### Task requirements
Reproduce the entries shown below only from the line with "What is 4468/(-19449)" down to the line with "Answer: 870665/4 ≈ 2.1767e+5", keeping both end lines and copying each one exactly.

### Supplied entries
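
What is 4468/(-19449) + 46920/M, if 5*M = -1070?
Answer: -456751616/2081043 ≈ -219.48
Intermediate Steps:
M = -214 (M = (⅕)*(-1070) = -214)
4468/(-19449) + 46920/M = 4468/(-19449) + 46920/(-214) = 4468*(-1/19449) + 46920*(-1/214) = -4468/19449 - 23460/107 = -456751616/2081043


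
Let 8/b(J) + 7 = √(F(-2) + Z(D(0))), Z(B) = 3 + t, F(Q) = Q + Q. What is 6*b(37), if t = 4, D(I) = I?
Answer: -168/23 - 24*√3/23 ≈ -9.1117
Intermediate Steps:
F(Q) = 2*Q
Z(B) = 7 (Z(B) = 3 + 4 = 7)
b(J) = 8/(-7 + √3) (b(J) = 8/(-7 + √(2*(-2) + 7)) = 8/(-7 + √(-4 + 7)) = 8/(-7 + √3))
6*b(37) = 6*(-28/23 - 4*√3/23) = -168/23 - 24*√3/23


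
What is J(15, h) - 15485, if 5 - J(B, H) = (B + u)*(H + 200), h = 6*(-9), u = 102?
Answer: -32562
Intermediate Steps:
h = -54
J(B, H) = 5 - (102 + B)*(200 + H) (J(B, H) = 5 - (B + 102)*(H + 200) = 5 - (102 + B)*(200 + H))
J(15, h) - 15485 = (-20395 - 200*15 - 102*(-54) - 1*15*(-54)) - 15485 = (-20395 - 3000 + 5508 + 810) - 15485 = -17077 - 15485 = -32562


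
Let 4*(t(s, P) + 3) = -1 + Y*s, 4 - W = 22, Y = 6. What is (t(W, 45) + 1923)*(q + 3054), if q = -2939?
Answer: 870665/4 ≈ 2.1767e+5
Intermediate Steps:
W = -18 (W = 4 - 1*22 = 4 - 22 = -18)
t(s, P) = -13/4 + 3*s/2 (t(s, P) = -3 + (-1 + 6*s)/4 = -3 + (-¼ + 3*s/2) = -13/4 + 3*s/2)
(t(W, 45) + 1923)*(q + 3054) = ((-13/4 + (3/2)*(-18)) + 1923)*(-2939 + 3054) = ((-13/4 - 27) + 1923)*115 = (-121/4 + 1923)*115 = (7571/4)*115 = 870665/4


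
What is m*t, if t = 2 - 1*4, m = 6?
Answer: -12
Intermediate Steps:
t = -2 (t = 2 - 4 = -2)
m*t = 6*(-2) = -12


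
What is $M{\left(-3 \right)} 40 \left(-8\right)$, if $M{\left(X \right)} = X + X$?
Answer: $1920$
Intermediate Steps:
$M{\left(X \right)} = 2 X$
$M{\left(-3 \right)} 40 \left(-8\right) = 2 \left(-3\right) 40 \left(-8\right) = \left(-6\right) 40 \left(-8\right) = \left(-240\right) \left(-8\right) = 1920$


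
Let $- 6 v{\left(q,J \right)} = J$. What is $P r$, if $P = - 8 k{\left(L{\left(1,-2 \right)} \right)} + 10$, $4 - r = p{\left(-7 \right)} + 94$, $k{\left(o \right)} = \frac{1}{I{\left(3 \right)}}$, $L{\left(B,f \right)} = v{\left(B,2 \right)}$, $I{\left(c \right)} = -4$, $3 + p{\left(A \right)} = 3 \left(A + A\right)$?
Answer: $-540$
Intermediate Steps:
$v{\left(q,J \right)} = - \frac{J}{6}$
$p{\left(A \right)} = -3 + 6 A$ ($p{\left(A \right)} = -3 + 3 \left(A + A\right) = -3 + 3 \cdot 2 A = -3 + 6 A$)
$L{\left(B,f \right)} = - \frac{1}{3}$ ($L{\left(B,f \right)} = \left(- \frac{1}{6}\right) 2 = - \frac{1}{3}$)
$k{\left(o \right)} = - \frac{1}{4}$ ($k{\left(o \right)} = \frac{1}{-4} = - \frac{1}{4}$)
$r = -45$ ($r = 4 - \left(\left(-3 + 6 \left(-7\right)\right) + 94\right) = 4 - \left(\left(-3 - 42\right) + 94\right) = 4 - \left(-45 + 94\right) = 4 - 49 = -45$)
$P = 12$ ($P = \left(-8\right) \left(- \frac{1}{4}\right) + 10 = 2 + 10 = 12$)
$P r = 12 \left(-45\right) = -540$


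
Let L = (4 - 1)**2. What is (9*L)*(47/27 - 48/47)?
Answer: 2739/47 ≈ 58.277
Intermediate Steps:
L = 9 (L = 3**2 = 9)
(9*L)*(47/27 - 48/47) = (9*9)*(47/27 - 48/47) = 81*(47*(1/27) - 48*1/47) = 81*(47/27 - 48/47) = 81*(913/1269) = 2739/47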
---
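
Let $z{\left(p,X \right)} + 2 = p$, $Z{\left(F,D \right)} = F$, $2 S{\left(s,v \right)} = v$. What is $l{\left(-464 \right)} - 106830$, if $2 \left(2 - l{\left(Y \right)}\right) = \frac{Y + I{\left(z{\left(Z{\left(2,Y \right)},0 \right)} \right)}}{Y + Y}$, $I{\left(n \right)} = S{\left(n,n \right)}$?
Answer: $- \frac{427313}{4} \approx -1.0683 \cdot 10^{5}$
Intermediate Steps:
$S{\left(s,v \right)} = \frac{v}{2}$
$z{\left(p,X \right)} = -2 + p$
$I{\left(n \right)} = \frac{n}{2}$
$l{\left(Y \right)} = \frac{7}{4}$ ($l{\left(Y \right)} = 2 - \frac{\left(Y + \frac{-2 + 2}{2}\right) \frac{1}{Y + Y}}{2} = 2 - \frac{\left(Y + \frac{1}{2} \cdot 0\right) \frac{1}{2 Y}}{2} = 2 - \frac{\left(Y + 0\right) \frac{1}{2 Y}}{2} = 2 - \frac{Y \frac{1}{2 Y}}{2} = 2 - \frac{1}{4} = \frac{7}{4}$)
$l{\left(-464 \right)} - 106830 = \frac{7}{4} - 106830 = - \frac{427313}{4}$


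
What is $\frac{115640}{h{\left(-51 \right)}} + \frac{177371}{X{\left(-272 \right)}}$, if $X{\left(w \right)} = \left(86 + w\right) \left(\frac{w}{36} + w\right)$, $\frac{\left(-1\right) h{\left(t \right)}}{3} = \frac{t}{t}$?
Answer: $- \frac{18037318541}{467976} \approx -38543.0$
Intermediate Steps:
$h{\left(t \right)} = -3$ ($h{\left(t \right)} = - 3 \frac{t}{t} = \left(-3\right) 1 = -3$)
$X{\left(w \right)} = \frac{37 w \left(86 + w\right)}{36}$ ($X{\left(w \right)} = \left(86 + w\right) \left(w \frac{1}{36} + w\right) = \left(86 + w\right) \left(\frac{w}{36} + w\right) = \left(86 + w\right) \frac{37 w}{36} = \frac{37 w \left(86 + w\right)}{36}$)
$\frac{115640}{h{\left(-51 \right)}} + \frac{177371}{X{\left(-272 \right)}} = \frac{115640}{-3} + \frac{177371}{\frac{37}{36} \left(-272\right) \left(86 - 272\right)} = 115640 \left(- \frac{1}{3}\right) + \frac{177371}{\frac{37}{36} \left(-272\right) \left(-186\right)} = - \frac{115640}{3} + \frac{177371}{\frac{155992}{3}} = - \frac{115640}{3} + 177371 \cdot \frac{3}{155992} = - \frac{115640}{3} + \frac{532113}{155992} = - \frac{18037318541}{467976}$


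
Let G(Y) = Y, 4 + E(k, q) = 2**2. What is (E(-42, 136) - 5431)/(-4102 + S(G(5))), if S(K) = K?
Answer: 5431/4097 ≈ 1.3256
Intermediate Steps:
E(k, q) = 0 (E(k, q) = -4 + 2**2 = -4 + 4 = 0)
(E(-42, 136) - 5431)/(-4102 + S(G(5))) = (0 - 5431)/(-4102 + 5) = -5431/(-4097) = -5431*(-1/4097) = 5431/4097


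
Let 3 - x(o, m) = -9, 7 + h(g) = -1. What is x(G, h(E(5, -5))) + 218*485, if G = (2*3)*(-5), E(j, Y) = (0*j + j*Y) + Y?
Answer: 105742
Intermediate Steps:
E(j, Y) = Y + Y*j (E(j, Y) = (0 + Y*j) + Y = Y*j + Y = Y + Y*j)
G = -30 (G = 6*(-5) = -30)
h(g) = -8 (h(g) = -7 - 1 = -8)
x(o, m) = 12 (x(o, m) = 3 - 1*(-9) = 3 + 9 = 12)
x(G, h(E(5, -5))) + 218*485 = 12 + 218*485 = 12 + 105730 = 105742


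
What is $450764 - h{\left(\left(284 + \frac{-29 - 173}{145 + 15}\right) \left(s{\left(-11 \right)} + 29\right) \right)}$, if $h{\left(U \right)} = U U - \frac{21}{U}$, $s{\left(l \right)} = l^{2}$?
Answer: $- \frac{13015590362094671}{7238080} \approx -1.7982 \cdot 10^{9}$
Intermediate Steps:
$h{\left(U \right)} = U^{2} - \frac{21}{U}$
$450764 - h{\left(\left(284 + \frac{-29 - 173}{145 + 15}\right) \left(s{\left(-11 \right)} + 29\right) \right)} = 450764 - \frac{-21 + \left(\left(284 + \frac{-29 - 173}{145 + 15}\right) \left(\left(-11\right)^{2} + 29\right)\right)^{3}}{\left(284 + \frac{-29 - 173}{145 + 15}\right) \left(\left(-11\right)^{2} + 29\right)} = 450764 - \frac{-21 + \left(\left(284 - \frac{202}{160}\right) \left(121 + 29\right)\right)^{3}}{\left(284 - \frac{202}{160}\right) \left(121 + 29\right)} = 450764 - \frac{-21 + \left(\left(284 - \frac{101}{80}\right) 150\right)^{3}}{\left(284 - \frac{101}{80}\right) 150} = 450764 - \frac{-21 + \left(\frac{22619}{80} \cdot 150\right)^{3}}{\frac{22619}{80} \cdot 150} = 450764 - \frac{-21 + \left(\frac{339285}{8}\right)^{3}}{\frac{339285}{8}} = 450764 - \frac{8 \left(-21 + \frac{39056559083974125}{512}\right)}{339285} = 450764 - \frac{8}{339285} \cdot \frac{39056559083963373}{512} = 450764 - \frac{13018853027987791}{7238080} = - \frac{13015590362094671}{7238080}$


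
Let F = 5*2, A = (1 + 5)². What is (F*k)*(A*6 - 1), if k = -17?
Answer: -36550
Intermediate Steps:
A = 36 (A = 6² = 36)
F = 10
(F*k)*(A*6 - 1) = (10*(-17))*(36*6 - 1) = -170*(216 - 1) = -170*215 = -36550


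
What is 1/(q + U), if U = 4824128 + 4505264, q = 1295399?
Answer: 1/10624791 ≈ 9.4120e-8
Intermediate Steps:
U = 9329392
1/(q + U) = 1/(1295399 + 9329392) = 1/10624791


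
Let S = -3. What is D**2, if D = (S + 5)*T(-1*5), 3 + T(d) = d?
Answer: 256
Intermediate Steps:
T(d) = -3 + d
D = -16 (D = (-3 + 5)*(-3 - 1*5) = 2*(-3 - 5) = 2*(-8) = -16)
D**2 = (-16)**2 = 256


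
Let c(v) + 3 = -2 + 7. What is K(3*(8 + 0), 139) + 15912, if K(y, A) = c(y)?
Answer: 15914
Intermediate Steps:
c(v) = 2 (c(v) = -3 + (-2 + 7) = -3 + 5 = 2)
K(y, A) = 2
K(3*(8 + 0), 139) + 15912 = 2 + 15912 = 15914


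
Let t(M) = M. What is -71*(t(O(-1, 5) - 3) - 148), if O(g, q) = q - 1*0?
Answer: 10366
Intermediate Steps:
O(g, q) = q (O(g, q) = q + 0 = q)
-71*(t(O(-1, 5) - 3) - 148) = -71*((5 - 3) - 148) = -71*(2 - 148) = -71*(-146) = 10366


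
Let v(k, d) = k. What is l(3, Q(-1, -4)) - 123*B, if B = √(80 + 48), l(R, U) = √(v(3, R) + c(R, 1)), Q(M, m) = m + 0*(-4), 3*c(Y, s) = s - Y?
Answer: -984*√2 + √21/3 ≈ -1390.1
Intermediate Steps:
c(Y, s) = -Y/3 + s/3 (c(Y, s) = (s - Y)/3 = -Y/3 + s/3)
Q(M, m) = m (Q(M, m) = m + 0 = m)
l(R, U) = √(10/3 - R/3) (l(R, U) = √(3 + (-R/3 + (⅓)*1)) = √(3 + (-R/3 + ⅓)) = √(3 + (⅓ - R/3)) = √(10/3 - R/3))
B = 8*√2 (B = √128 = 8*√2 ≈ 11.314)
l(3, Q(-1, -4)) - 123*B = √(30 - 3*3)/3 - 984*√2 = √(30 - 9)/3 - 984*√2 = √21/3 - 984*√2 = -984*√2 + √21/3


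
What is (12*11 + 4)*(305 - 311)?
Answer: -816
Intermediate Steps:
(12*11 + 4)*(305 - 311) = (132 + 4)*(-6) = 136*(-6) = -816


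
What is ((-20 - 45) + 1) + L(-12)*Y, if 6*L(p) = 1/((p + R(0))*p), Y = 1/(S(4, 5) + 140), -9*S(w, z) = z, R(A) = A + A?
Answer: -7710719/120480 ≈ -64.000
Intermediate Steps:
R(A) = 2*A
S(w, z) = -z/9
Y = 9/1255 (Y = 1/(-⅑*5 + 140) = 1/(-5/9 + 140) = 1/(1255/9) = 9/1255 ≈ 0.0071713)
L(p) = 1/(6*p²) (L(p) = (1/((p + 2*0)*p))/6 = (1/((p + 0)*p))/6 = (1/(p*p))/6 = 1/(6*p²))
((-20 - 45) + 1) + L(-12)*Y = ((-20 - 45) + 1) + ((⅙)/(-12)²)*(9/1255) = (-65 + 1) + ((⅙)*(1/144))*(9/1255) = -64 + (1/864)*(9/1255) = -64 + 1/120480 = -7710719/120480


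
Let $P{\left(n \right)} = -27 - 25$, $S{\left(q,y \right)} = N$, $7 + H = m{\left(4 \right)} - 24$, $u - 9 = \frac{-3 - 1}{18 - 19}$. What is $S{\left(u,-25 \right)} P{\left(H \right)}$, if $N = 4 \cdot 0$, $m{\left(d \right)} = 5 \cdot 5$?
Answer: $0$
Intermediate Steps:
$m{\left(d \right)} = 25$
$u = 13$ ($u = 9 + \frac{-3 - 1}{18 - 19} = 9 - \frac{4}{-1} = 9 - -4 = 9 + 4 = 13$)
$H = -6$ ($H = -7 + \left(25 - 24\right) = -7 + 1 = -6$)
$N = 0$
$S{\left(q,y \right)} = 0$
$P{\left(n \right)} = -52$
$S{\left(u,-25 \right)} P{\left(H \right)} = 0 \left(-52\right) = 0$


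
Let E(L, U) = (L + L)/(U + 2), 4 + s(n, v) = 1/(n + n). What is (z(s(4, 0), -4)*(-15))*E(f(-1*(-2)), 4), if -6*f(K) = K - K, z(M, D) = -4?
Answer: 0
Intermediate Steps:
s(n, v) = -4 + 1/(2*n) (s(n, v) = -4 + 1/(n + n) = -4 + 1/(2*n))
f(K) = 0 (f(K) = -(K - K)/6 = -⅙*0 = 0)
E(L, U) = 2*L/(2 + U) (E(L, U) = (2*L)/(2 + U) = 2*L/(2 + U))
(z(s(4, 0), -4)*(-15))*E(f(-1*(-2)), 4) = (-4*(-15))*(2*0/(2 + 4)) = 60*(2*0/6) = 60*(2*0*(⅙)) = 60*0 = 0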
--
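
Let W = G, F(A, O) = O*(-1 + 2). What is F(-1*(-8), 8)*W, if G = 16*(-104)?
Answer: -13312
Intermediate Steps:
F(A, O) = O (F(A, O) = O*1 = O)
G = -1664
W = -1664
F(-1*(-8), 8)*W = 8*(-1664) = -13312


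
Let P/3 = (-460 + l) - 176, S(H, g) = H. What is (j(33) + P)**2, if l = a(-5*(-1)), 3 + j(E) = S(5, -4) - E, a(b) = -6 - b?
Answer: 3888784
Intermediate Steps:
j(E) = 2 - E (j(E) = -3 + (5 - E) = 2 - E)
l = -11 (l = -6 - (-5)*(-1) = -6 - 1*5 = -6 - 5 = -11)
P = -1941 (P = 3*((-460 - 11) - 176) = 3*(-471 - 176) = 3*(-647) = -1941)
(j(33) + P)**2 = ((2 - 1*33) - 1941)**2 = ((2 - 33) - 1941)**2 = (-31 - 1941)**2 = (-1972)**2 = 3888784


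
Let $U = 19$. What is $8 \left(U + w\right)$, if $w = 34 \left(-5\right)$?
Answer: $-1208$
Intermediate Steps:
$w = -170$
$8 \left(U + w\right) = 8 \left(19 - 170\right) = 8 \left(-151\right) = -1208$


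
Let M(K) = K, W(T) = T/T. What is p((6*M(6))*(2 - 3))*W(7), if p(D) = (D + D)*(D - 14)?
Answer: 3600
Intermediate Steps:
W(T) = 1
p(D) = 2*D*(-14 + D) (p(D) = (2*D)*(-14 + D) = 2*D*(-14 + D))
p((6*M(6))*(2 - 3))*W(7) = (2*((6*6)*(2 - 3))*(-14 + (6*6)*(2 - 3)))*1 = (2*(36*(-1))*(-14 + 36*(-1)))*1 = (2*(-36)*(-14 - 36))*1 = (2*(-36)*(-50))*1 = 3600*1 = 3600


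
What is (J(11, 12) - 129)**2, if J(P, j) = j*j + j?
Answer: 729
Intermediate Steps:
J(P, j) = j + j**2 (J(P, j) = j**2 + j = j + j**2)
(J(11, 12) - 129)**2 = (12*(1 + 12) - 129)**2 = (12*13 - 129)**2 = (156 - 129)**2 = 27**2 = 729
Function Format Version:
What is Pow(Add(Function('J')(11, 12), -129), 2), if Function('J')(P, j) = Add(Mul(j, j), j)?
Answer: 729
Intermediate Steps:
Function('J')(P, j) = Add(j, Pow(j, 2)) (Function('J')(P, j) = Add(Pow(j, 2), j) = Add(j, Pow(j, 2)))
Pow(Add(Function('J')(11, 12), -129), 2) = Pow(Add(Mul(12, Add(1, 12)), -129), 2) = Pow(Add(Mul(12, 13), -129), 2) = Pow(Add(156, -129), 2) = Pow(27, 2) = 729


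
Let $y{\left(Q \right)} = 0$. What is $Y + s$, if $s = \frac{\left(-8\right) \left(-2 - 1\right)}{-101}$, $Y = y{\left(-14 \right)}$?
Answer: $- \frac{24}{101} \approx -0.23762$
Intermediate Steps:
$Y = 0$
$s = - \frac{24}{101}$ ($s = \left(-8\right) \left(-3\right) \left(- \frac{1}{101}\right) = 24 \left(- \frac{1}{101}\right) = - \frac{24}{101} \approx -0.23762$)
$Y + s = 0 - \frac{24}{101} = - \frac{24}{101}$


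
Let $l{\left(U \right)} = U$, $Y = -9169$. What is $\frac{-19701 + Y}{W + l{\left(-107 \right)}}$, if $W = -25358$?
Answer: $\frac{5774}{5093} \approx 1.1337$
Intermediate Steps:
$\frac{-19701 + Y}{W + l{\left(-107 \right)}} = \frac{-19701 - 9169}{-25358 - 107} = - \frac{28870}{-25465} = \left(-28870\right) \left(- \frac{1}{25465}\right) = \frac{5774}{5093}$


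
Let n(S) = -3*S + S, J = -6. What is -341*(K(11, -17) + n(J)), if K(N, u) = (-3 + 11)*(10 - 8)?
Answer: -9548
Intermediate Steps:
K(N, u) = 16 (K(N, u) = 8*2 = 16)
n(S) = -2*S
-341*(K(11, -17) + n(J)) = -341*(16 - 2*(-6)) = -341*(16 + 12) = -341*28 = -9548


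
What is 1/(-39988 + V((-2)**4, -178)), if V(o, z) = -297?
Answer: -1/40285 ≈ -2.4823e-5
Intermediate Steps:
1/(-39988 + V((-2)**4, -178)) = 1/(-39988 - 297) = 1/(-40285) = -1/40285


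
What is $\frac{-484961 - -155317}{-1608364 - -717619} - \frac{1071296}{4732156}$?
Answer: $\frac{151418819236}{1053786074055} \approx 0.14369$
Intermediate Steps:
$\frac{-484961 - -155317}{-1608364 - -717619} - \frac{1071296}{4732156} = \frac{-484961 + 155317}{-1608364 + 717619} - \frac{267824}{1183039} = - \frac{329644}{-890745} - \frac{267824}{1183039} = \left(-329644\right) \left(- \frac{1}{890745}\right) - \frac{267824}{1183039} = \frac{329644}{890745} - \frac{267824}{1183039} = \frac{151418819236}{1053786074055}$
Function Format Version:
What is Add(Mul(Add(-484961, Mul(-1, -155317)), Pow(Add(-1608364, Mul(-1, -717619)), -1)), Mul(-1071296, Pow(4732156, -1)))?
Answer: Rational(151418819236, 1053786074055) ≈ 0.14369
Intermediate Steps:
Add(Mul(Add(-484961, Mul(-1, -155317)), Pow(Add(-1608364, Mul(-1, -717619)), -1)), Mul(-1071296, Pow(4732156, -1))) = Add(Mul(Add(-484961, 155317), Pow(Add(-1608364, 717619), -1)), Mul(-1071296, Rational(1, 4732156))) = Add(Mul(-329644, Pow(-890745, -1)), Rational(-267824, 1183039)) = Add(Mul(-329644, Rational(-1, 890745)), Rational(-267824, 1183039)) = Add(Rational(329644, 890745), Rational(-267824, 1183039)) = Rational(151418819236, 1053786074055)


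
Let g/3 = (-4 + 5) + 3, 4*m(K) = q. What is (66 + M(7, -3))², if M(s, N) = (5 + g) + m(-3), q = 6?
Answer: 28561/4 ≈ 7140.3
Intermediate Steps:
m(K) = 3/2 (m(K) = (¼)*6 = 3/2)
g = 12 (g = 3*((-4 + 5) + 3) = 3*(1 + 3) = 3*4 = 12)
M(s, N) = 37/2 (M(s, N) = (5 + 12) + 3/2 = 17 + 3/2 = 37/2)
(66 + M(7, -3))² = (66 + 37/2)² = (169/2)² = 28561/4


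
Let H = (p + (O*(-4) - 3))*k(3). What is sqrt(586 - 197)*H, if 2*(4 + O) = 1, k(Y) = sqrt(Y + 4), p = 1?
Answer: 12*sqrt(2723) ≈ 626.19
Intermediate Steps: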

### Solution
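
What is 4468/(-19449) + 46920/M, if 5*M = -1070?
Answer: -456751616/2081043 ≈ -219.48
Intermediate Steps:
M = -214 (M = (⅕)*(-1070) = -214)
4468/(-19449) + 46920/M = 4468/(-19449) + 46920/(-214) = 4468*(-1/19449) + 46920*(-1/214) = -4468/19449 - 23460/107 = -456751616/2081043


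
Let 8/b(J) + 7 = √(F(-2) + Z(D(0))), Z(B) = 3 + t, F(Q) = Q + Q. What is 6*b(37), if t = 4, D(I) = I?
Answer: -168/23 - 24*√3/23 ≈ -9.1117
Intermediate Steps:
F(Q) = 2*Q
Z(B) = 7 (Z(B) = 3 + 4 = 7)
b(J) = 8/(-7 + √3) (b(J) = 8/(-7 + √(2*(-2) + 7)) = 8/(-7 + √(-4 + 7)) = 8/(-7 + √3))
6*b(37) = 6*(-28/23 - 4*√3/23) = -168/23 - 24*√3/23


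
What is J(15, h) - 15485, if 5 - J(B, H) = (B + u)*(H + 200), h = 6*(-9), u = 102?
Answer: -32562
Intermediate Steps:
h = -54
J(B, H) = 5 - (102 + B)*(200 + H) (J(B, H) = 5 - (B + 102)*(H + 200) = 5 - (102 + B)*(200 + H))
J(15, h) - 15485 = (-20395 - 200*15 - 102*(-54) - 1*15*(-54)) - 15485 = (-20395 - 3000 + 5508 + 810) - 15485 = -17077 - 15485 = -32562


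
Let 4*(t(s, P) + 3) = -1 + Y*s, 4 - W = 22, Y = 6. What is (t(W, 45) + 1923)*(q + 3054), if q = -2939?
Answer: 870665/4 ≈ 2.1767e+5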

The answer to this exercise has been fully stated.